[THE DATA — start]
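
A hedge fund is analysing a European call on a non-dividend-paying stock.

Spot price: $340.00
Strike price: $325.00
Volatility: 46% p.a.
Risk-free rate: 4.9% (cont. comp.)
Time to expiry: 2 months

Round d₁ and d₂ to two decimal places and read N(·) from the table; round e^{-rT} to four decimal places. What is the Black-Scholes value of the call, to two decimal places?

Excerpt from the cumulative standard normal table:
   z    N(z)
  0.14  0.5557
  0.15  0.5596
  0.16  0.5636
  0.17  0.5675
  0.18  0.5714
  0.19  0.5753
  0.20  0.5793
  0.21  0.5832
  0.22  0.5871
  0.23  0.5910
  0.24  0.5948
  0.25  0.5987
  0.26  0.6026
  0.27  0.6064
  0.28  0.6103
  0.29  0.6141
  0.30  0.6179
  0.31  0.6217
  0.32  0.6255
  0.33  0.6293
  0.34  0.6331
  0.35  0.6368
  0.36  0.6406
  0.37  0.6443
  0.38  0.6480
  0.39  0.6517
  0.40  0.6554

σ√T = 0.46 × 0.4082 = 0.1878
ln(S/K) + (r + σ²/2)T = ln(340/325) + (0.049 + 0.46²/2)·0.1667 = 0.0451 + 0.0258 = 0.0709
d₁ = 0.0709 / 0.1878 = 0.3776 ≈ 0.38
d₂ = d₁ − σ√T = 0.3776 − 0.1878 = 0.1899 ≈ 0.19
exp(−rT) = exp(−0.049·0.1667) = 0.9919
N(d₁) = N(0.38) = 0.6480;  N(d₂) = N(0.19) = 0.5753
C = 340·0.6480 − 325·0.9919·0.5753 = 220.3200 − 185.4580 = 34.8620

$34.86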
[THE DATA — finish]
PROBLEM TO WORK ON: The lines to return run from the one containing "Time to expiry: 2 months" through the last line of the records above. Give them exactly and include nothing more.

ANSWER SPACE:
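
Time to expiry: 2 months

Round d₁ and d₂ to two decimal places and read N(·) from the table; round e^{-rT} to four decimal places. What is the Black-Scholes value of the call, to two decimal places?

Excerpt from the cumulative standard normal table:
   z    N(z)
  0.14  0.5557
  0.15  0.5596
  0.16  0.5636
  0.17  0.5675
  0.18  0.5714
  0.19  0.5753
  0.20  0.5793
  0.21  0.5832
  0.22  0.5871
  0.23  0.5910
  0.24  0.5948
  0.25  0.5987
  0.26  0.6026
  0.27  0.6064
  0.28  0.6103
  0.29  0.6141
  0.30  0.6179
  0.31  0.6217
  0.32  0.6255
  0.33  0.6293
  0.34  0.6331
  0.35  0.6368
  0.36  0.6406
  0.37  0.6443
  0.38  0.6480
  0.39  0.6517
  0.40  0.6554

σ√T = 0.46 × 0.4082 = 0.1878
ln(S/K) + (r + σ²/2)T = ln(340/325) + (0.049 + 0.46²/2)·0.1667 = 0.0451 + 0.0258 = 0.0709
d₁ = 0.0709 / 0.1878 = 0.3776 ≈ 0.38
d₂ = d₁ − σ√T = 0.3776 − 0.1878 = 0.1899 ≈ 0.19
exp(−rT) = exp(−0.049·0.1667) = 0.9919
N(d₁) = N(0.38) = 0.6480;  N(d₂) = N(0.19) = 0.5753
C = 340·0.6480 − 325·0.9919·0.5753 = 220.3200 − 185.4580 = 34.8620

$34.86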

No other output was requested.